The records -

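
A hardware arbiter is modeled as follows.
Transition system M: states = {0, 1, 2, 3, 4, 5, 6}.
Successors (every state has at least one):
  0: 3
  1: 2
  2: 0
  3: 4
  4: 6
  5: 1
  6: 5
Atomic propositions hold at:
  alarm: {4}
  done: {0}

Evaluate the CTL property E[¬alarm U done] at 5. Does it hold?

Yes

Sat(¬alarm) = {0, 1, 2, 3, 5, 6}
E[¬alarm U done]: least fixpoint, start Z0 = Sat(done) = {0}, add states in Sat(¬alarm) with some successor in Z. Z1 = {0, 2}; Z2 = {0, 1, 2}; Z3 = {0, 1, 2, 5}; Z4 = {0, 1, 2, 5, 6}; fixed.
Sat(E[¬alarm U done]) = {0, 1, 2, 5, 6}
5 ∈ Sat(E[¬alarm U done]) = {0, 1, 2, 5, 6}, so the formula holds at 5.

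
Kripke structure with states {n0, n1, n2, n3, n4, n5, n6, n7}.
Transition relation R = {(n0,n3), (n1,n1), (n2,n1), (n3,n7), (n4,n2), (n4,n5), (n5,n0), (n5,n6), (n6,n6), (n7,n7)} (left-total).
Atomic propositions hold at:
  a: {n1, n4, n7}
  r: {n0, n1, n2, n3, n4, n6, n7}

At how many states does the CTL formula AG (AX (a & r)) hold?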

About this exercise - The data above should be duplicated exactly and completely.

Task response -
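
A hardware arbiter is modeled as follows.
Transition system M: states = {0, 1, 2, 3, 4, 5, 6}.
Successors (every state has at least one):
  0: 3
  1: 2
  2: 0
  3: 4
  4: 6
  5: 1
  6: 5
Atomic propositions hold at:
  alarm: {4}
  done: {0}

Evaluate the CTL property E[¬alarm U done] at 5. Does it hold?

Yes

Sat(¬alarm) = {0, 1, 2, 3, 5, 6}
E[¬alarm U done]: least fixpoint, start Z0 = Sat(done) = {0}, add states in Sat(¬alarm) with some successor in Z. Z1 = {0, 2}; Z2 = {0, 1, 2}; Z3 = {0, 1, 2, 5}; Z4 = {0, 1, 2, 5, 6}; fixed.
Sat(E[¬alarm U done]) = {0, 1, 2, 5, 6}
5 ∈ Sat(E[¬alarm U done]) = {0, 1, 2, 5, 6}, so the formula holds at 5.

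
Kripke structure with states {n0, n1, n2, n3, n4, n5, n6, n7}.
Transition relation R = {(n0,n3), (n1,n1), (n2,n1), (n3,n7), (n4,n2), (n4,n5), (n5,n0), (n5,n6), (n6,n6), (n7,n7)} (left-total).
Atomic propositions hold at:
  a: {n1, n4, n7}
  r: {n0, n1, n2, n3, n4, n6, n7}

At how many states does the CTL formula AG (AX (a & r)) hold?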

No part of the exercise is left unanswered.